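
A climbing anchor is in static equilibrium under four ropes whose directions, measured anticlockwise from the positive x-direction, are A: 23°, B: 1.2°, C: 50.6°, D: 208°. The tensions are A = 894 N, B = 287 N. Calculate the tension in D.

Resolve: ΣF_x = 894 cos 23° + 287 cos 1.2° + T_C cos 50.6° + T_D cos 208° = 0.
        ΣF_y = 894 sin 23° + 287 sin 1.2° + T_C sin 50.6° + T_D sin 208° = 0.
The known terms sum to (1110, 355.3) N, so 0.6347 T_C − 0.8829 T_D = -1110 and 0.7727 T_C − 0.4695 T_D = -355.3.
Solving simultaneously: T_C = 539.5 N, T_D = 1645 N.

T_D ≈ 1640 N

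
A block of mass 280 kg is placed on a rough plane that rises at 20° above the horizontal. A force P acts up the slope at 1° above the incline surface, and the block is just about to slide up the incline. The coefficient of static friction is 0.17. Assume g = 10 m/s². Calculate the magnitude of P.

On the verge of sliding up the incline, friction equals μN and acts down the slope.
Perpendicular: N + P sin 1° = W cos 20° = 2631 N.
Along incline: P cos 1° = W sin 20° + μN  with W sin 20° = 957.7 N.
Solving the pair for P and N: P = 1401 N, N = 2607 N (and f = μN = 443.1 N).

P ≈ 1400 N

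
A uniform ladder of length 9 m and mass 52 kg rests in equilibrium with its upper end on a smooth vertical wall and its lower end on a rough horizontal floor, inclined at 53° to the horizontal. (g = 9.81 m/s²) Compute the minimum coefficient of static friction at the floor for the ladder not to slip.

ΣF_y = 0: N_floor = 52×9.81 = 510.12 N.
Torques about the foot: N_wall · 9 sin 53° = 52×9.81×4.5 cos 53° → N_wall = 192.2 N.
ΣF_x = 0: f_floor = N_wall = 192.2 N.
μ_min = f_floor / N_floor = 192.2 / 510.12 = 0.3768.

μ_min ≈ 0.377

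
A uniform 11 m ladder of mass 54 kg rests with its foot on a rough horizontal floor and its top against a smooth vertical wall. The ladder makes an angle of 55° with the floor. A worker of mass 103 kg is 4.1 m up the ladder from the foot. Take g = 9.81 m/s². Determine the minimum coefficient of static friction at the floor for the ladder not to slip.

ΣF_y = 0: N_floor = 54×9.81 + 103×9.81 = 1540.2 N.
Torques about the foot: N_wall · 11 sin 55° = 54×9.81×5.5 cos 55° + 103×9.81×4.1 cos 55° → N_wall = 449.17 N.
ΣF_x = 0: f_floor = N_wall = 449.17 N.
μ_min = f_floor / N_floor = 449.17 / 1540.2 = 0.2916.

μ_min ≈ 0.292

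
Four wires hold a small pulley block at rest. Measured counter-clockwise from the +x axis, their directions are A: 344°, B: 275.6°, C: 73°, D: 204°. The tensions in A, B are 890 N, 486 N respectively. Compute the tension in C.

T_C ≈ 1370 N

Resolve: ΣF_x = 890 cos 344° + 486 cos 275.6° + T_C cos 73° + T_D cos 204° = 0.
        ΣF_y = 890 sin 344° + 486 sin 275.6° + T_C sin 73° + T_D sin 204° = 0.
The known terms sum to (902.9, -729) N, so 0.2924 T_C − 0.9135 T_D = -902.9 and 0.9563 T_C − 0.4067 T_D = 729.
Solving simultaneously: T_C = 1369 N, T_D = 1427 N.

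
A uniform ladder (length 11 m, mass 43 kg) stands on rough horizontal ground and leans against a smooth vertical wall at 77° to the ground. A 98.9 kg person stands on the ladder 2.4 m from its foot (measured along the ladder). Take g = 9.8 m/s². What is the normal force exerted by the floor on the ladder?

N_floor ≈ 1390 N

ΣF_y = 0: N_floor = 43×9.8 + 98.9×9.8 = 1390.6 N.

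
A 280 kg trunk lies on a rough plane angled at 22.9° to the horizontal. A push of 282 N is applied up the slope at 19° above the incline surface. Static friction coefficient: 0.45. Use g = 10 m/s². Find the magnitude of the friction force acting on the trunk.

f ≈ 823 N

Axes along / perpendicular to the incline. W sin 22.9° = 1090 N down-slope; W cos 22.9° = 2579 N into the surface.
Perpendicular: N = W cos 22.9° − P sin 19° = 2579 − 91.81 = 2488 N.
Along incline: P cos 19° + f = W sin 22.9° (friction acts up-slope) → f = 1090 − 266.6 = 822.9 N.
|f| = 822.9 N ≤ μN = 1119 N, so the trunk is indeed static.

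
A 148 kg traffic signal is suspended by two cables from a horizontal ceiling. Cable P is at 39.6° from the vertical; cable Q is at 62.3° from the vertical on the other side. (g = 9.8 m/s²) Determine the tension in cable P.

Angles from the horizontal: cable P is 90° − 39.6° = 50.4°, cable Q is 90° − 62.3° = 27.7°.
Weight W = 148 × 9.8 = 1450 N acts straight down.
Horizontal: T_P cos 50.4° = T_Q cos 27.7°  →  T_Q = 0.7199 T_P.
Vertical: T_P sin 50.4° + T_Q sin 27.7° = 1450.
Substituting the horizontal relation into the vertical equation gives 1.105 T_P = 1450, so T_P = 1312 N.

T_P ≈ 1310 N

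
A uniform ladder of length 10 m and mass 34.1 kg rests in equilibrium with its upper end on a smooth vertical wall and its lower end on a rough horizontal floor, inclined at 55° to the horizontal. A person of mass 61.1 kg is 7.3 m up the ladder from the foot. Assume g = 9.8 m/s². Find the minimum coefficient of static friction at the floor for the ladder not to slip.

μ_min ≈ 0.453

ΣF_y = 0: N_floor = 34.1×9.8 + 61.1×9.8 = 932.96 N.
Torques about the foot: N_wall · 10 sin 55° = 34.1×9.8×5 cos 55° + 61.1×9.8×7.3 cos 55° → N_wall = 423.06 N.
ΣF_x = 0: f_floor = N_wall = 423.06 N.
μ_min = f_floor / N_floor = 423.06 / 932.96 = 0.4535.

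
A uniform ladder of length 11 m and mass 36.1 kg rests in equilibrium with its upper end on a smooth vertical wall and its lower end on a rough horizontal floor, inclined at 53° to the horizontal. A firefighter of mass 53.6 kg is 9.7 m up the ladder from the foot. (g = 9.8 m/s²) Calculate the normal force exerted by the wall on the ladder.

N_wall ≈ 482 N

Torques about the foot: N_wall · 11 sin 53° = 36.1×9.8×5.5 cos 53° + 53.6×9.8×9.7 cos 53° → N_wall = 482.34 N.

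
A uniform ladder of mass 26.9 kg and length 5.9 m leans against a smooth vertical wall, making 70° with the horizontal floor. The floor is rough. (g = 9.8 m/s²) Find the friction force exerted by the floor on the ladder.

f ≈ 48 N

Torques about the foot: N_wall · 5.9 sin 70° = 26.9×9.8×2.95 cos 70° → N_wall = 47.975 N.
ΣF_x = 0: f_floor = N_wall = 47.975 N.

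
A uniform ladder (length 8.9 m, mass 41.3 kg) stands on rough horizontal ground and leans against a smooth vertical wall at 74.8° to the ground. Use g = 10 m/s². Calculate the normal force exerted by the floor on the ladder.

ΣF_y = 0: N_floor = 41.3×10 = 413 N.

N_floor ≈ 413 N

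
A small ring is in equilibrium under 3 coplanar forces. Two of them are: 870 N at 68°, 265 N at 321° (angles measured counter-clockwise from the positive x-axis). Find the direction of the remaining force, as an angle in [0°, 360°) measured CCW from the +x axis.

Sum the known components: ΣF_x = 531.9 N, ΣF_y = 639.9 N.
For equilibrium the remaining force must supply (−ΣF_x, −ΣF_y) = (-531.9, -639.9) N.
Magnitude = √((-531.9)² + (-639.9)²) = 832.1 N; direction = atan2(-639.9, -531.9) = 230.3°.

θ ≈ 230°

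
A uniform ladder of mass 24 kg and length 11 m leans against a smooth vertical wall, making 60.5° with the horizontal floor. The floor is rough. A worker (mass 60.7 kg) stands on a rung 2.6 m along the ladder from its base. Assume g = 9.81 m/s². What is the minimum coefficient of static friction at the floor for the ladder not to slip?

ΣF_y = 0: N_floor = 24×9.81 + 60.7×9.81 = 830.91 N.
Torques about the foot: N_wall · 11 sin 60.5° = 24×9.81×5.5 cos 60.5° + 60.7×9.81×2.6 cos 60.5° → N_wall = 146.23 N.
ΣF_x = 0: f_floor = N_wall = 146.23 N.
μ_min = f_floor / N_floor = 146.23 / 830.91 = 0.176.

μ_min ≈ 0.176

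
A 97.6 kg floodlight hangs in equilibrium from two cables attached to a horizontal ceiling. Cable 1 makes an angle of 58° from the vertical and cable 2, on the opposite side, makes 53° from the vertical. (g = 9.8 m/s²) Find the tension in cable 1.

Angles from the horizontal: cable 1 is 90° − 58° = 32°, cable 2 is 90° − 53° = 37°.
Weight W = 97.6 × 9.8 = 956.5 N acts straight down.
Horizontal: T_1 cos 32° = T_2 cos 37°  →  T_2 = 1.062 T_1.
Vertical: T_1 sin 32° + T_2 sin 37° = 956.5.
Substituting the horizontal relation into the vertical equation gives 1.169 T_1 = 956.5, so T_1 = 818.2 N.

T_1 ≈ 818 N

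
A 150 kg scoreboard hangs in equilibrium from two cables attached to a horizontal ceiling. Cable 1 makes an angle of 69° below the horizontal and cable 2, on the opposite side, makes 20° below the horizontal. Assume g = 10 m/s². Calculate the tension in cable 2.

Weight W = 150 × 10 = 1500 N acts straight down.
Horizontal: T_1 cos 69° = T_2 cos 20°  →  T_1 = 2.622 T_2.
Vertical: T_1 sin 69° + T_2 sin 20° = 1500.
Substituting the horizontal relation into the vertical equation gives 2.79 T_2 = 1500, so T_2 = 537.6 N.

T_2 ≈ 538 N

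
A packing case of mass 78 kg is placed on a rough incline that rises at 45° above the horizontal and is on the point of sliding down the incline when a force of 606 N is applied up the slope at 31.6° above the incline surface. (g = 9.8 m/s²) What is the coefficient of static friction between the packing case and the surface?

μ ≈ 0.109

On the verge of sliding down the incline, friction is at its maximum μN and acts up the slope.
Perpendicular to incline: N = W cos 45° − P sin 31.6° = 540.5 − 317.5 = 223 N.
Along incline: P cos 31.6° + μN = W sin 45° → μ = (W sin 45° − P cos 31.6°) / N = 0.1093.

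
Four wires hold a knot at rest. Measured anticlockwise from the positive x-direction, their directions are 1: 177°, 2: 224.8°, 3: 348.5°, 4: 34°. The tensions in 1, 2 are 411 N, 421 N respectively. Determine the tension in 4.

T_4 ≈ 576 N

Resolve: ΣF_x = 411 cos 177° + 421 cos 224.8° + T_3 cos 348.5° + T_4 cos 34° = 0.
        ΣF_y = 411 sin 177° + 421 sin 224.8° + T_3 sin 348.5° + T_4 sin 34° = 0.
The known terms sum to (-709.2, -275.1) N, so 0.9799 T_3 + 0.8290 T_4 = 709.2 and -0.1994 T_3 + 0.5592 T_4 = 275.1.
Solving simultaneously: T_3 = 236.2 N, T_4 = 576.2 N.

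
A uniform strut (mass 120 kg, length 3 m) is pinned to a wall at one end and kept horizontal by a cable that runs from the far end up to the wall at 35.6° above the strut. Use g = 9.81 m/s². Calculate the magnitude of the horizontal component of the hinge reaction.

H_x ≈ 822 N

Take torques about the hinge: T sin 35.6° · 3 = 120×9.81×1.5 = 1765.8 N·m.
So T = 1765.8 / (0.5821 × 3) = 1011.1 N.
ΣF_x = 0: H_x = T cos 35.6° = 822.15 N.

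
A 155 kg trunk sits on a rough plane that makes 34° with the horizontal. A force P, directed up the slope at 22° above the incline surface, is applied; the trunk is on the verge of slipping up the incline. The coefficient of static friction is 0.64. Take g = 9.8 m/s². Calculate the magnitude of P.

On the verge of sliding up the incline, friction equals μN and acts down the slope.
Perpendicular: N + P sin 22° = W cos 34° = 1259 N.
Along incline: P cos 22° = W sin 34° + μN  with W sin 34° = 849.4 N.
Solving the pair for P and N: P = 1419 N, N = 727.9 N (and f = μN = 465.9 N).

P ≈ 1420 N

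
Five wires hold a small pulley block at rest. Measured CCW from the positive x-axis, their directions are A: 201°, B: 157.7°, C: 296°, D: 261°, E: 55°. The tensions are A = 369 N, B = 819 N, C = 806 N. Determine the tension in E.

T_E ≈ 1490 N

Resolve: ΣF_x = 369 cos 201° + 819 cos 157.7° + 806 cos 296° + T_D cos 261° + T_E cos 55° = 0.
        ΣF_y = 369 sin 201° + 819 sin 157.7° + 806 sin 296° + T_D sin 261° + T_E sin 55° = 0.
The known terms sum to (-748.9, -545.9) N, so -0.1564 T_D + 0.5736 T_E = 748.9 and -0.9877 T_D + 0.8192 T_E = 545.9.
Solving simultaneously: T_D = 685.2 N, T_E = 1493 N.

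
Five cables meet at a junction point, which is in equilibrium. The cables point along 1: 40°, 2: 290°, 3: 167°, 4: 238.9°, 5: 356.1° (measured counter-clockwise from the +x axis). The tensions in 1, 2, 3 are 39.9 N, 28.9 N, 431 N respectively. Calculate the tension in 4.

Resolve: ΣF_x = 39.9 cos 40° + 28.9 cos 290° + 431 cos 167° + T_4 cos 238.9° + T_5 cos 356.1° = 0.
        ΣF_y = 39.9 sin 40° + 28.9 sin 290° + 431 sin 167° + T_4 sin 238.9° + T_5 sin 356.1° = 0.
The known terms sum to (-379.5, 95.44) N, so -0.5165 T_4 + 0.9977 T_5 = 379.5 and -0.8563 T_4 − 0.0680 T_5 = -95.44.
Solving simultaneously: T_4 = 78.04 N, T_5 = 420.8 N.

T_4 ≈ 78 N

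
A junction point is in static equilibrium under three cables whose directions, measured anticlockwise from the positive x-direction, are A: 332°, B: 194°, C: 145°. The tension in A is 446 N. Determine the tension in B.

T_B ≈ 72 N

Resolve: ΣF_x = 446 cos 332° + T_B cos 194° + T_C cos 145° = 0.
        ΣF_y = 446 sin 332° + T_B sin 194° + T_C sin 145° = 0.
The known terms sum to (393.8, -209.4) N, so -0.9703 T_B − 0.8192 T_C = -393.8 and -0.2419 T_B + 0.5736 T_C = 209.4.
Solving simultaneously: T_B = 72.02 N, T_C = 395.4 N.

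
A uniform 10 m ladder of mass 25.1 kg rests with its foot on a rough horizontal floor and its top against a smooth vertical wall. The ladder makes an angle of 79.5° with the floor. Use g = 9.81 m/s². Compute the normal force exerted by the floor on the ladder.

N_floor ≈ 246 N

ΣF_y = 0: N_floor = 25.1×9.81 = 246.23 N.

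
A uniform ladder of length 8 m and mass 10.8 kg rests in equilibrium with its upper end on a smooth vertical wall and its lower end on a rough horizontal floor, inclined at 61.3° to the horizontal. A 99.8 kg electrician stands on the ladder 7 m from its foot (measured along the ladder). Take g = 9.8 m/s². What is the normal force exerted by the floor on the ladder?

N_floor ≈ 1080 N

ΣF_y = 0: N_floor = 10.8×9.8 + 99.8×9.8 = 1083.9 N.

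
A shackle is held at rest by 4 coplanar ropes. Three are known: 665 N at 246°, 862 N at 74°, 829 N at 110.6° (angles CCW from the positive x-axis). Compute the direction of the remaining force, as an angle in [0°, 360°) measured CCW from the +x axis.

Sum the known components: ΣF_x = -324.6 N, ΣF_y = 997.1 N.
For equilibrium the remaining force must supply (−ΣF_x, −ΣF_y) = (324.6, -997.1) N.
Magnitude = √((324.6)² + (-997.1)²) = 1049 N; direction = atan2(-997.1, 324.6) = 288.0°.

θ ≈ 288°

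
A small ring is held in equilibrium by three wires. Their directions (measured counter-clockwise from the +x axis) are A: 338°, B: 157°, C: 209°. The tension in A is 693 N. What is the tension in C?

Resolve: ΣF_x = 693 cos 338° + T_B cos 157° + T_C cos 209° = 0.
        ΣF_y = 693 sin 338° + T_B sin 157° + T_C sin 209° = 0.
The known terms sum to (642.5, -259.6) N, so -0.9205 T_B − 0.8746 T_C = -642.5 and 0.3907 T_B − 0.4848 T_C = 259.6.
Solving simultaneously: T_B = 683.4 N, T_C = 15.35 N.

T_C ≈ 15.3 N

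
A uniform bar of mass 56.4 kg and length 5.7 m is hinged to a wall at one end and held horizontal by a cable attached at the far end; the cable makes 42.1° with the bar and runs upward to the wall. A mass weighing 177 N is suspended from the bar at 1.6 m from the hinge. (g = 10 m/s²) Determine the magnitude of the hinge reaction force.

|H| ≈ 550 N

Take torques about the hinge: T sin 42.1° · 5.7 = 56.4×10×2.85 + 177×1.6 = 1890.6 N·m.
So T = 1890.6 / (0.6704 × 5.7) = 494.74 N.
ΣF_x = 0: H_x = T cos 42.1° = 367.08 N.
ΣF_y = 0: H_y = (56.4×10 + 177) − T sin 42.1° = 741 − 331.68 = 409.32 N.
|H| = √(H_x² + H_y²) = √((367.08)² + (409.32)²) = 549.81 N.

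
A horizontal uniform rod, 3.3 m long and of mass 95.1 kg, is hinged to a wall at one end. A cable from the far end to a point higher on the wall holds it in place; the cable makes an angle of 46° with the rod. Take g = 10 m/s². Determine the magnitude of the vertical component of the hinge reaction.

|H_y| ≈ 476 N

Take torques about the hinge: T sin 46° · 3.3 = 95.1×10×1.65 = 1569.1 N·m.
So T = 1569.1 / (0.7193 × 3.3) = 661.02 N.
ΣF_y = 0: H_y = (95.1×10) − T sin 46° = 951 − 475.5 = 475.5 N.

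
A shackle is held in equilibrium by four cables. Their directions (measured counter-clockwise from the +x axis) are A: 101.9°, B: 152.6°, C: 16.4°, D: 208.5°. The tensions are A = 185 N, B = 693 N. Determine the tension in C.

T_C ≈ 3580 N

Resolve: ΣF_x = 185 cos 101.9° + 693 cos 152.6° + T_C cos 16.4° + T_D cos 208.5° = 0.
        ΣF_y = 185 sin 101.9° + 693 sin 152.6° + T_C sin 16.4° + T_D sin 208.5° = 0.
The known terms sum to (-653.4, 499.9) N, so 0.9593 T_C − 0.8788 T_D = 653.4 and 0.2823 T_C − 0.4772 T_D = -499.9.
Solving simultaneously: T_C = 3583 N, T_D = 3168 N.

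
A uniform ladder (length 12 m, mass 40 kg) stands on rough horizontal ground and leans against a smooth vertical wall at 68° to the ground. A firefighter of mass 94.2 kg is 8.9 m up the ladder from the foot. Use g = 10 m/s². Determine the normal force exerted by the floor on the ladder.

ΣF_y = 0: N_floor = 40×10 + 94.2×10 = 1342 N.

N_floor ≈ 1340 N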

————————

### REQUIRED WORK
The answer must be exactly the lines from the one containing "A uniform ladder (length 12" through the final line of the data, both ends included, and nothing else.

### TASK RESULT
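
A uniform ladder (length 12 m, mass 40 kg) stands on rough horizontal ground and leans against a smooth vertical wall at 68° to the ground. A firefighter of mass 94.2 kg is 8.9 m up the ladder from the foot. Use g = 10 m/s². Determine the normal force exerted by the floor on the ladder.

ΣF_y = 0: N_floor = 40×10 + 94.2×10 = 1342 N.

N_floor ≈ 1340 N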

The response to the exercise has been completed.